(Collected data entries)
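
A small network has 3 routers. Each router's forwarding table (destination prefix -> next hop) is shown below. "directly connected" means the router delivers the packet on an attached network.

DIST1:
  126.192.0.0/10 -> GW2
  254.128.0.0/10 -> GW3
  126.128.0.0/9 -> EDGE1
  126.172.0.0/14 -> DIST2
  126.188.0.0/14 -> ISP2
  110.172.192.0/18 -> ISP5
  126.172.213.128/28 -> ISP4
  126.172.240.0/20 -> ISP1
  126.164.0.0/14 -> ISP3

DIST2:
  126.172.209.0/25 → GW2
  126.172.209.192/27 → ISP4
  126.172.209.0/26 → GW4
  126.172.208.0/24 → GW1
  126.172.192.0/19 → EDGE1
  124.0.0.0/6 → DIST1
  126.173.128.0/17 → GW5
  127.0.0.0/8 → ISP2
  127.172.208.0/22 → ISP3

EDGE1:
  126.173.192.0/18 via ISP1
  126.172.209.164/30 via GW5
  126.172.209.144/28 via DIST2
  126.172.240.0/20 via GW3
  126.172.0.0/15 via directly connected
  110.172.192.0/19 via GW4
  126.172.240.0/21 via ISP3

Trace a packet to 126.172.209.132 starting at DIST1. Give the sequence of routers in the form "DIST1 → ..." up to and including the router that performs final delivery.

DIST1 → DIST2 → EDGE1

At DIST1: longest match for 126.172.209.132 is 126.172.0.0/14 -> DIST2
At DIST2: longest match for 126.172.209.132 is 126.172.192.0/19 -> EDGE1
At EDGE1: longest match for 126.172.209.132 is 126.172.0.0/15 -> directly connected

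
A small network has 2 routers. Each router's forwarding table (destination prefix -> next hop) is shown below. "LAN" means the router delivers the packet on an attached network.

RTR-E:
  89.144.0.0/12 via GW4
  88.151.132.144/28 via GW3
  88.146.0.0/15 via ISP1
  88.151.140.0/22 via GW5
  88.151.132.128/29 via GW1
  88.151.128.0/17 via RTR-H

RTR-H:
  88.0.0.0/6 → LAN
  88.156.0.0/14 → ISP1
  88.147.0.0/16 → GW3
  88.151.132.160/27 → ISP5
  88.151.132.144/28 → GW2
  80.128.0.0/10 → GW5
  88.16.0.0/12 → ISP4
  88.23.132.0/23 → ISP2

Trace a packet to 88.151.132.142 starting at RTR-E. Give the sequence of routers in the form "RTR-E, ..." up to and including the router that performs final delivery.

RTR-E, RTR-H

At RTR-E: longest match for 88.151.132.142 is 88.151.128.0/17 -> RTR-H
At RTR-H: longest match for 88.151.132.142 is 88.0.0.0/6 -> LAN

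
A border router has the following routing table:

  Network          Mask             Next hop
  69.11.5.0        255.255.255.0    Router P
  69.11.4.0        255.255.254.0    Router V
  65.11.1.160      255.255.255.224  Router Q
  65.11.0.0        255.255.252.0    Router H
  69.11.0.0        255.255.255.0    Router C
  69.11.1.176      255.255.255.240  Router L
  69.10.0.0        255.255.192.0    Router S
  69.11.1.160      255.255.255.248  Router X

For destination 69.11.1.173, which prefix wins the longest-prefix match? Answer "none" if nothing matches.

69.11.1.173 is outside every listed prefix and there is no default route.

none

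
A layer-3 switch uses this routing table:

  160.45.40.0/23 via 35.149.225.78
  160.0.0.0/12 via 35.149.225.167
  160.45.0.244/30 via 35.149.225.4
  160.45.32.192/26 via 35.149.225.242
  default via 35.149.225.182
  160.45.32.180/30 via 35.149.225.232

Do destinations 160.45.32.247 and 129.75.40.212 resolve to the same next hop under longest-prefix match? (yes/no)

no

160.45.32.247: longest match 160.45.32.192/26 -> 35.149.225.242
129.75.40.212: longest match 0.0.0.0/0 -> 35.149.225.182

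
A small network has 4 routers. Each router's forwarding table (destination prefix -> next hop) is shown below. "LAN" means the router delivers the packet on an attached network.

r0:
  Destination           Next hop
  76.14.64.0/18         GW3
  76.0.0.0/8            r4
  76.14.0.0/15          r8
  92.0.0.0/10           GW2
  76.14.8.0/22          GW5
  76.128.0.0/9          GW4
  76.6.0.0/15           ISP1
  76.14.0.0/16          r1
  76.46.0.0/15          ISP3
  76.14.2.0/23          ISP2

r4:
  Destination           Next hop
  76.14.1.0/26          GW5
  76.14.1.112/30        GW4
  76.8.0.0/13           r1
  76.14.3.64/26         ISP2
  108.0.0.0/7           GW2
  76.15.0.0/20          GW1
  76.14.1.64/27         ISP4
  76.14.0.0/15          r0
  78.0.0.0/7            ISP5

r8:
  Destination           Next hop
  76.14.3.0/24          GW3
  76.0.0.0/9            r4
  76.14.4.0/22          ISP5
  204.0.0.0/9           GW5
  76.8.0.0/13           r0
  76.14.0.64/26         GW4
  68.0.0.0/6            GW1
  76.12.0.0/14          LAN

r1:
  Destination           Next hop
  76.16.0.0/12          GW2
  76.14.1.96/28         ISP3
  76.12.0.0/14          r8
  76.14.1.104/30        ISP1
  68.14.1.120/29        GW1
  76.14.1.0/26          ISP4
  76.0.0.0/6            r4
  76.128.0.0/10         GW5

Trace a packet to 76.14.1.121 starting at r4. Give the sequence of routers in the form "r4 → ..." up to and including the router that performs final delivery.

r4 → r0 → r1 → r8

At r4: longest match for 76.14.1.121 is 76.14.0.0/15 -> r0
At r0: longest match for 76.14.1.121 is 76.14.0.0/16 -> r1
At r1: longest match for 76.14.1.121 is 76.12.0.0/14 -> r8
At r8: longest match for 76.14.1.121 is 76.12.0.0/14 -> LAN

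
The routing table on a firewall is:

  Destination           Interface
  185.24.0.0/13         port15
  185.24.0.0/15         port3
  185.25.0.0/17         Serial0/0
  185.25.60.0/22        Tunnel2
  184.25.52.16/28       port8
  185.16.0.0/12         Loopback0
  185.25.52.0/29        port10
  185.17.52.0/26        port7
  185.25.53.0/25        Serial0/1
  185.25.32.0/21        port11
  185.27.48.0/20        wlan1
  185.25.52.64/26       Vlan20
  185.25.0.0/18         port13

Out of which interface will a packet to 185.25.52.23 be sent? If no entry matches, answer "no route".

port13

Routes whose prefix contains 185.25.52.23:
  185.16.0.0/12 (185.16.0.0 - 185.31.255.255) -> Loopback0
  185.24.0.0/13 (185.24.0.0 - 185.31.255.255) -> port15
  185.24.0.0/15 (185.24.0.0 - 185.25.255.255) -> port3
  185.25.0.0/17 (185.25.0.0 - 185.25.127.255) -> Serial0/0
  185.25.0.0/18 (185.25.0.0 - 185.25.63.255) -> port13
More-specific entries that do NOT match:
  185.25.52.0/29 (185.25.52.0 - 185.25.52.7) does not contain 185.25.52.23
  184.25.52.16/28 (184.25.52.16 - 184.25.52.31) does not contain 185.25.52.23
  185.17.52.0/26 (185.17.52.0 - 185.17.52.63) does not contain 185.25.52.23
  185.25.52.64/26 (185.25.52.64 - 185.25.52.127) does not contain 185.25.52.23
  185.25.53.0/25 (185.25.53.0 - 185.25.53.127) does not contain 185.25.52.23
  185.25.60.0/22 (185.25.60.0 - 185.25.63.255) does not contain 185.25.52.23
  185.25.32.0/21 (185.25.32.0 - 185.25.39.255) does not contain 185.25.52.23
  185.27.48.0/20 (185.27.48.0 - 185.27.63.255) does not contain 185.25.52.23
Longest matching prefix is /18 -> interface port13.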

◆ Task prompt
For the word "delivers", find all matching lines in the entries above and copy them out.

◆ Result
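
A small network has 3 routers. Each router's forwarding table (destination prefix -> next hop) is shown below. "directly connected" means the router delivers the packet on an attached network.
A small network has 2 routers. Each router's forwarding table (destination prefix -> next hop) is shown below. "LAN" means the router delivers the packet on an attached network.
A small network has 4 routers. Each router's forwarding table (destination prefix -> next hop) is shown below. "LAN" means the router delivers the packet on an attached network.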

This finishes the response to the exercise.